Your objective: The records below are to be written out again, exactly as they appear.

Given data:
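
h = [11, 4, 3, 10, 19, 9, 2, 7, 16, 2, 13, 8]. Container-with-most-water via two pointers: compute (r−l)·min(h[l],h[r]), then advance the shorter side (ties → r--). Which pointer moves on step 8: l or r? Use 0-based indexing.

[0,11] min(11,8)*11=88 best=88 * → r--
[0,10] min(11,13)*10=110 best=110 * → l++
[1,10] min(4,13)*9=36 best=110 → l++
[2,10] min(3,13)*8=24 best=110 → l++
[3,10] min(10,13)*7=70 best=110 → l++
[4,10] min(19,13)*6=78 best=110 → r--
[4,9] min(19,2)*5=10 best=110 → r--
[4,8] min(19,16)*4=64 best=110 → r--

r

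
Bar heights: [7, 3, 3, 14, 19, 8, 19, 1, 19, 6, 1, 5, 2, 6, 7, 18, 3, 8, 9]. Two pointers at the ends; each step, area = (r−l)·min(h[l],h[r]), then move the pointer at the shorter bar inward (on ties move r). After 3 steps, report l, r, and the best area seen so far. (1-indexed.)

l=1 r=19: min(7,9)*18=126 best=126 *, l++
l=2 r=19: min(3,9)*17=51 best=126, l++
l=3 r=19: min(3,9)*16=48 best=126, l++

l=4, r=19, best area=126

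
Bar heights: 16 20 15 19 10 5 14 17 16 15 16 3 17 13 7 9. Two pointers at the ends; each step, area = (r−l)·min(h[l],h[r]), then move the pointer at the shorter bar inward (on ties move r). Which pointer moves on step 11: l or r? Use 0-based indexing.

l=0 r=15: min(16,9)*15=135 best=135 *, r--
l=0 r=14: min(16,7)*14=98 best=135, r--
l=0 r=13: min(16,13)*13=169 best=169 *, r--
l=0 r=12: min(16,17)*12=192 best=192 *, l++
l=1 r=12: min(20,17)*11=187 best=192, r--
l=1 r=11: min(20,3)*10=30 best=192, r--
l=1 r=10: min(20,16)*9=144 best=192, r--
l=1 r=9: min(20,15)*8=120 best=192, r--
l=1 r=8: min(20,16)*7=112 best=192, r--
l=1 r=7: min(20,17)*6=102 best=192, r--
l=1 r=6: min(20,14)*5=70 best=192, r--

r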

Response box:
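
h = [11, 4, 3, 10, 19, 9, 2, 7, 16, 2, 13, 8]. Container-with-most-water via two pointers: compute (r−l)·min(h[l],h[r]), then advance the shorter side (ties → r--). Which pointer moves on step 8: l or r? Use 0-based indexing.

[0,11] min(11,8)*11=88 best=88 * → r--
[0,10] min(11,13)*10=110 best=110 * → l++
[1,10] min(4,13)*9=36 best=110 → l++
[2,10] min(3,13)*8=24 best=110 → l++
[3,10] min(10,13)*7=70 best=110 → l++
[4,10] min(19,13)*6=78 best=110 → r--
[4,9] min(19,2)*5=10 best=110 → r--
[4,8] min(19,16)*4=64 best=110 → r--

r

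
Bar heights: [7, 3, 3, 14, 19, 8, 19, 1, 19, 6, 1, 5, 2, 6, 7, 18, 3, 8, 9]. Two pointers at the ends; each step, area = (r−l)·min(h[l],h[r]), then move the pointer at the shorter bar inward (on ties move r). After 3 steps, report l, r, and the best area seen so far. (1-indexed.)

l=1 r=19: min(7,9)*18=126 best=126 *, l++
l=2 r=19: min(3,9)*17=51 best=126, l++
l=3 r=19: min(3,9)*16=48 best=126, l++

l=4, r=19, best area=126

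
Bar heights: 16 20 15 19 10 5 14 17 16 15 16 3 17 13 7 9. Two pointers at the ends; each step, area = (r−l)·min(h[l],h[r]), then move the pointer at the shorter bar inward (on ties move r). Which pointer moves on step 11: l or r? Use 0-based indexing.

l=0 r=15: min(16,9)*15=135 best=135 *, r--
l=0 r=14: min(16,7)*14=98 best=135, r--
l=0 r=13: min(16,13)*13=169 best=169 *, r--
l=0 r=12: min(16,17)*12=192 best=192 *, l++
l=1 r=12: min(20,17)*11=187 best=192, r--
l=1 r=11: min(20,3)*10=30 best=192, r--
l=1 r=10: min(20,16)*9=144 best=192, r--
l=1 r=9: min(20,15)*8=120 best=192, r--
l=1 r=8: min(20,16)*7=112 best=192, r--
l=1 r=7: min(20,17)*6=102 best=192, r--
l=1 r=6: min(20,14)*5=70 best=192, r--

r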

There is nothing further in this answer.